(Records begins)

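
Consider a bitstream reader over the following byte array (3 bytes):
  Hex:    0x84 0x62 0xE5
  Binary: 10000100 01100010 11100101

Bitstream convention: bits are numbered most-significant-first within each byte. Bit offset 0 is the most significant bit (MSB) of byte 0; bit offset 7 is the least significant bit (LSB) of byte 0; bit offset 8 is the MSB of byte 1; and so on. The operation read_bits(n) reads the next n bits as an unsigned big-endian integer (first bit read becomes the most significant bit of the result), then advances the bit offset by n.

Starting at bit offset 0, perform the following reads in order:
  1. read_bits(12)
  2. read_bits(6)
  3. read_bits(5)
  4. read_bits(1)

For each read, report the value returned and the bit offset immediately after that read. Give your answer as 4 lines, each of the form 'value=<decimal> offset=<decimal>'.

Answer: value=2118 offset=12
value=11 offset=18
value=18 offset=23
value=1 offset=24

Derivation:
Read 1: bits[0:12] width=12 -> value=2118 (bin 100001000110); offset now 12 = byte 1 bit 4; 12 bits remain
Read 2: bits[12:18] width=6 -> value=11 (bin 001011); offset now 18 = byte 2 bit 2; 6 bits remain
Read 3: bits[18:23] width=5 -> value=18 (bin 10010); offset now 23 = byte 2 bit 7; 1 bits remain
Read 4: bits[23:24] width=1 -> value=1 (bin 1); offset now 24 = byte 3 bit 0; 0 bits remain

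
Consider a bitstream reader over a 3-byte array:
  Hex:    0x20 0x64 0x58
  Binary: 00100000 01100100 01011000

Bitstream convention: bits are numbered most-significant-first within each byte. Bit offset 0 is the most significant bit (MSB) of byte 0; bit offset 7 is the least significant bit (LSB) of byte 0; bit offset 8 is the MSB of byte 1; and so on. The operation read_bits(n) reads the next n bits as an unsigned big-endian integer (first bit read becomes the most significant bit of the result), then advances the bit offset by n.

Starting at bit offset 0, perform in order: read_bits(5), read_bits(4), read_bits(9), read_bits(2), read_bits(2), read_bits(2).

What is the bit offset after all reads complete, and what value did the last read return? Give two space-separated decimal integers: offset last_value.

Answer: 24 0

Derivation:
Read 1: bits[0:5] width=5 -> value=4 (bin 00100); offset now 5 = byte 0 bit 5; 19 bits remain
Read 2: bits[5:9] width=4 -> value=0 (bin 0000); offset now 9 = byte 1 bit 1; 15 bits remain
Read 3: bits[9:18] width=9 -> value=401 (bin 110010001); offset now 18 = byte 2 bit 2; 6 bits remain
Read 4: bits[18:20] width=2 -> value=1 (bin 01); offset now 20 = byte 2 bit 4; 4 bits remain
Read 5: bits[20:22] width=2 -> value=2 (bin 10); offset now 22 = byte 2 bit 6; 2 bits remain
Read 6: bits[22:24] width=2 -> value=0 (bin 00); offset now 24 = byte 3 bit 0; 0 bits remain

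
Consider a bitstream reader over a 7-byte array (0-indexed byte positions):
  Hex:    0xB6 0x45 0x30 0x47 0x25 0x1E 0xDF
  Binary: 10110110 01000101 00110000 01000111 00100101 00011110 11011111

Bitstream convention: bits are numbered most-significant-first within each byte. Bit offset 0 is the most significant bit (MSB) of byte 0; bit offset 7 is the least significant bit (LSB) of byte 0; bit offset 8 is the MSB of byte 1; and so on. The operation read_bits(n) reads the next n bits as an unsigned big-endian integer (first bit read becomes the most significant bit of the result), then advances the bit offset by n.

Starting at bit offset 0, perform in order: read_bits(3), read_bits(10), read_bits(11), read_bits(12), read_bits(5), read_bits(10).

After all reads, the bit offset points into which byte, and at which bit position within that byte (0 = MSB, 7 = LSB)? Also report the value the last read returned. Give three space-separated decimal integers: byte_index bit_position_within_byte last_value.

Answer: 6 3 246

Derivation:
Read 1: bits[0:3] width=3 -> value=5 (bin 101); offset now 3 = byte 0 bit 3; 53 bits remain
Read 2: bits[3:13] width=10 -> value=712 (bin 1011001000); offset now 13 = byte 1 bit 5; 43 bits remain
Read 3: bits[13:24] width=11 -> value=1328 (bin 10100110000); offset now 24 = byte 3 bit 0; 32 bits remain
Read 4: bits[24:36] width=12 -> value=1138 (bin 010001110010); offset now 36 = byte 4 bit 4; 20 bits remain
Read 5: bits[36:41] width=5 -> value=10 (bin 01010); offset now 41 = byte 5 bit 1; 15 bits remain
Read 6: bits[41:51] width=10 -> value=246 (bin 0011110110); offset now 51 = byte 6 bit 3; 5 bits remain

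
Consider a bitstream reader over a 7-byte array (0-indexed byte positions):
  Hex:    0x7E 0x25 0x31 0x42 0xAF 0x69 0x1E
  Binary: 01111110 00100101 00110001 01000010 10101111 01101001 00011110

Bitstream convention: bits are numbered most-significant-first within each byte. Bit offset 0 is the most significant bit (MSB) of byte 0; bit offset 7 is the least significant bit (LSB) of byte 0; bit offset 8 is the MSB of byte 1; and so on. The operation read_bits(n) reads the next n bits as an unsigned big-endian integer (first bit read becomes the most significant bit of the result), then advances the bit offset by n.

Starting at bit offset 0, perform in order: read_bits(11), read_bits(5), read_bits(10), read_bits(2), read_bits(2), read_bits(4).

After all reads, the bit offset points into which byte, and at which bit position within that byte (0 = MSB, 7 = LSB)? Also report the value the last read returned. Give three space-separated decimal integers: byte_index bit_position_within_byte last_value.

Answer: 4 2 10

Derivation:
Read 1: bits[0:11] width=11 -> value=1009 (bin 01111110001); offset now 11 = byte 1 bit 3; 45 bits remain
Read 2: bits[11:16] width=5 -> value=5 (bin 00101); offset now 16 = byte 2 bit 0; 40 bits remain
Read 3: bits[16:26] width=10 -> value=197 (bin 0011000101); offset now 26 = byte 3 bit 2; 30 bits remain
Read 4: bits[26:28] width=2 -> value=0 (bin 00); offset now 28 = byte 3 bit 4; 28 bits remain
Read 5: bits[28:30] width=2 -> value=0 (bin 00); offset now 30 = byte 3 bit 6; 26 bits remain
Read 6: bits[30:34] width=4 -> value=10 (bin 1010); offset now 34 = byte 4 bit 2; 22 bits remain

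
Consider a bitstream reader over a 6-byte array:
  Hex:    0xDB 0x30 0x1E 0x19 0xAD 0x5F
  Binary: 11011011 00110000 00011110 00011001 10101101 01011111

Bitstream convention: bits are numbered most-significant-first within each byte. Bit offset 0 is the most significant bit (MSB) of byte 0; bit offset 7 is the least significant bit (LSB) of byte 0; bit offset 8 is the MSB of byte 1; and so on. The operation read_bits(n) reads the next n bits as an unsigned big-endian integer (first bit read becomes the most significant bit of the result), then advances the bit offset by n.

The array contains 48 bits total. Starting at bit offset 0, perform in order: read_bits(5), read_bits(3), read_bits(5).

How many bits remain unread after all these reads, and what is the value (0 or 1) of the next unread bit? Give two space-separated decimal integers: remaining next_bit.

Read 1: bits[0:5] width=5 -> value=27 (bin 11011); offset now 5 = byte 0 bit 5; 43 bits remain
Read 2: bits[5:8] width=3 -> value=3 (bin 011); offset now 8 = byte 1 bit 0; 40 bits remain
Read 3: bits[8:13] width=5 -> value=6 (bin 00110); offset now 13 = byte 1 bit 5; 35 bits remain

Answer: 35 0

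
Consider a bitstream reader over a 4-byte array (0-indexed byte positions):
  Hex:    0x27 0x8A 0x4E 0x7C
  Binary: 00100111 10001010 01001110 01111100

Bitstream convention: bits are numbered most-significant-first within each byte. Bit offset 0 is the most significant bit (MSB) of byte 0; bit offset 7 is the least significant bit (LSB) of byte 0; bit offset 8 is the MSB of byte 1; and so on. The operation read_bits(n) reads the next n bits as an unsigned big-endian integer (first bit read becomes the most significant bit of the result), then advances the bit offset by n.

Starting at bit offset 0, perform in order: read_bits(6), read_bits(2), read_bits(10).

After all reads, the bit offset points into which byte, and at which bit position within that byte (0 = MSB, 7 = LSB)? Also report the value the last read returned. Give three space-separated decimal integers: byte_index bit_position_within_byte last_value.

Answer: 2 2 553

Derivation:
Read 1: bits[0:6] width=6 -> value=9 (bin 001001); offset now 6 = byte 0 bit 6; 26 bits remain
Read 2: bits[6:8] width=2 -> value=3 (bin 11); offset now 8 = byte 1 bit 0; 24 bits remain
Read 3: bits[8:18] width=10 -> value=553 (bin 1000101001); offset now 18 = byte 2 bit 2; 14 bits remain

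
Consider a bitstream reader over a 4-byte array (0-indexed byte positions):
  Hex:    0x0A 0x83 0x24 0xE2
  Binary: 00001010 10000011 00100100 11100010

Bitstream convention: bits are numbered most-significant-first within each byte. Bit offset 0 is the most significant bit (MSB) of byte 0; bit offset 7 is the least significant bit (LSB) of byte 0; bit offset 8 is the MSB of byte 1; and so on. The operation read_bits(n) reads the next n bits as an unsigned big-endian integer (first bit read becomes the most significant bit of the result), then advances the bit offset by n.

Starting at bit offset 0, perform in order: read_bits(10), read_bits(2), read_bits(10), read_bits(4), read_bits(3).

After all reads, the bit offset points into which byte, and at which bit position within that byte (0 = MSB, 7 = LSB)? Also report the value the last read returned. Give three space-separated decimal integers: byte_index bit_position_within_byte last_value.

Read 1: bits[0:10] width=10 -> value=42 (bin 0000101010); offset now 10 = byte 1 bit 2; 22 bits remain
Read 2: bits[10:12] width=2 -> value=0 (bin 00); offset now 12 = byte 1 bit 4; 20 bits remain
Read 3: bits[12:22] width=10 -> value=201 (bin 0011001001); offset now 22 = byte 2 bit 6; 10 bits remain
Read 4: bits[22:26] width=4 -> value=3 (bin 0011); offset now 26 = byte 3 bit 2; 6 bits remain
Read 5: bits[26:29] width=3 -> value=4 (bin 100); offset now 29 = byte 3 bit 5; 3 bits remain

Answer: 3 5 4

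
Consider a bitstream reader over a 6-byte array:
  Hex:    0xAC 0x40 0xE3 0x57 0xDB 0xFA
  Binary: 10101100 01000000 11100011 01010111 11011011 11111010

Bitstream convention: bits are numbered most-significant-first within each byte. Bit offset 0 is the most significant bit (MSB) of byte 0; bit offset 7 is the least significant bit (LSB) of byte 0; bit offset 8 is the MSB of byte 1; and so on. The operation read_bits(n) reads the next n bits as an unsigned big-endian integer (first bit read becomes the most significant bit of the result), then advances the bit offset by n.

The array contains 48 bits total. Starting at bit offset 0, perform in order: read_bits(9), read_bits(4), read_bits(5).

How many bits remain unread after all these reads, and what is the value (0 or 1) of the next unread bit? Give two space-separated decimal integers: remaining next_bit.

Read 1: bits[0:9] width=9 -> value=344 (bin 101011000); offset now 9 = byte 1 bit 1; 39 bits remain
Read 2: bits[9:13] width=4 -> value=8 (bin 1000); offset now 13 = byte 1 bit 5; 35 bits remain
Read 3: bits[13:18] width=5 -> value=3 (bin 00011); offset now 18 = byte 2 bit 2; 30 bits remain

Answer: 30 1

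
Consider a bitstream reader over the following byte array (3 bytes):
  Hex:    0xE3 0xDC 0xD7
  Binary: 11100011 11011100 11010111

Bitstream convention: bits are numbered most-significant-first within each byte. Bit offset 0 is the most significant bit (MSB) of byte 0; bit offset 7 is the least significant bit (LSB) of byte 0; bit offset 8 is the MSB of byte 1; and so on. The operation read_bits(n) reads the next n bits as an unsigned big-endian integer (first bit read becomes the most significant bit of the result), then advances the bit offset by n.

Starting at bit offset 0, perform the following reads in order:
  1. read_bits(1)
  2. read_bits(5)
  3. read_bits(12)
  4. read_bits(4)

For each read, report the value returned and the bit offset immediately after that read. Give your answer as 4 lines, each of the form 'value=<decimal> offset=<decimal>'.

Answer: value=1 offset=1
value=24 offset=6
value=3955 offset=18
value=5 offset=22

Derivation:
Read 1: bits[0:1] width=1 -> value=1 (bin 1); offset now 1 = byte 0 bit 1; 23 bits remain
Read 2: bits[1:6] width=5 -> value=24 (bin 11000); offset now 6 = byte 0 bit 6; 18 bits remain
Read 3: bits[6:18] width=12 -> value=3955 (bin 111101110011); offset now 18 = byte 2 bit 2; 6 bits remain
Read 4: bits[18:22] width=4 -> value=5 (bin 0101); offset now 22 = byte 2 bit 6; 2 bits remain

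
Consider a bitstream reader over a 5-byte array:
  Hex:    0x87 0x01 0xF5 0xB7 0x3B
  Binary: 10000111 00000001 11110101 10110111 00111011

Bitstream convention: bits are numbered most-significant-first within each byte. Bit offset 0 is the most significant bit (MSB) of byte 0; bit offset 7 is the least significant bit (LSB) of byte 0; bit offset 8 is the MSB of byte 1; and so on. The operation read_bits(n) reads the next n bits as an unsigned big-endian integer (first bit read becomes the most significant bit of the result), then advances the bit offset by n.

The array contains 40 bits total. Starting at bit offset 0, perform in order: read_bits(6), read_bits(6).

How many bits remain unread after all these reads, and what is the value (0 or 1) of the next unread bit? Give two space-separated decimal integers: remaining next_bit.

Answer: 28 0

Derivation:
Read 1: bits[0:6] width=6 -> value=33 (bin 100001); offset now 6 = byte 0 bit 6; 34 bits remain
Read 2: bits[6:12] width=6 -> value=48 (bin 110000); offset now 12 = byte 1 bit 4; 28 bits remain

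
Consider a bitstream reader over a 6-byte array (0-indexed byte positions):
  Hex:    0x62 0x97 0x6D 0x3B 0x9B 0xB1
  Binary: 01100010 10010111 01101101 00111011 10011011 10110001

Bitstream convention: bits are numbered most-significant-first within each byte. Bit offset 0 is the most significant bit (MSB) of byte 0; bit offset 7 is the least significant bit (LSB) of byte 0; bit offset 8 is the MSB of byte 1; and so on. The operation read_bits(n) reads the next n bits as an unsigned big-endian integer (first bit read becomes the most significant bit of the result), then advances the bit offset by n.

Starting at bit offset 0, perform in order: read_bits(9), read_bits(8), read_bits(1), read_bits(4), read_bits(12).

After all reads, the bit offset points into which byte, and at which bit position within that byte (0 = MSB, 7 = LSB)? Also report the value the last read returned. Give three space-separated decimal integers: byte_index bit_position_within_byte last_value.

Read 1: bits[0:9] width=9 -> value=197 (bin 011000101); offset now 9 = byte 1 bit 1; 39 bits remain
Read 2: bits[9:17] width=8 -> value=46 (bin 00101110); offset now 17 = byte 2 bit 1; 31 bits remain
Read 3: bits[17:18] width=1 -> value=1 (bin 1); offset now 18 = byte 2 bit 2; 30 bits remain
Read 4: bits[18:22] width=4 -> value=11 (bin 1011); offset now 22 = byte 2 bit 6; 26 bits remain
Read 5: bits[22:34] width=12 -> value=1262 (bin 010011101110); offset now 34 = byte 4 bit 2; 14 bits remain

Answer: 4 2 1262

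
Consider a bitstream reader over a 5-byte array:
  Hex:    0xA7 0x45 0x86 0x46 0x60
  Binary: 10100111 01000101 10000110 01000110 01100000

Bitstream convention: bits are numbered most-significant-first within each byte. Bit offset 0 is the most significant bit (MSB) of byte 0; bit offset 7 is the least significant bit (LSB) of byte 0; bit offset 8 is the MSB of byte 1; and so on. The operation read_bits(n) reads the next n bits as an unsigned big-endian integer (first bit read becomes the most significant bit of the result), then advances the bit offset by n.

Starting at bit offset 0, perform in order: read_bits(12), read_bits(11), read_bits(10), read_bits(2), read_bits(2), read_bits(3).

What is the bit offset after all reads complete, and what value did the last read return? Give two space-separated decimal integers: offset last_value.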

(Records ends)

● **Work instruction**: Both the first line of the data above and the line with "4. read_bits(1)" must be included; please return exactly those lines and the ones between them.

● **Result of this task**:
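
Consider a bitstream reader over the following byte array (3 bytes):
  Hex:    0x84 0x62 0xE5
  Binary: 10000100 01100010 11100101

Bitstream convention: bits are numbered most-significant-first within each byte. Bit offset 0 is the most significant bit (MSB) of byte 0; bit offset 7 is the least significant bit (LSB) of byte 0; bit offset 8 is the MSB of byte 1; and so on. The operation read_bits(n) reads the next n bits as an unsigned big-endian integer (first bit read becomes the most significant bit of the result), then advances the bit offset by n.

Starting at bit offset 0, perform the following reads in order:
  1. read_bits(12)
  2. read_bits(6)
  3. read_bits(5)
  4. read_bits(1)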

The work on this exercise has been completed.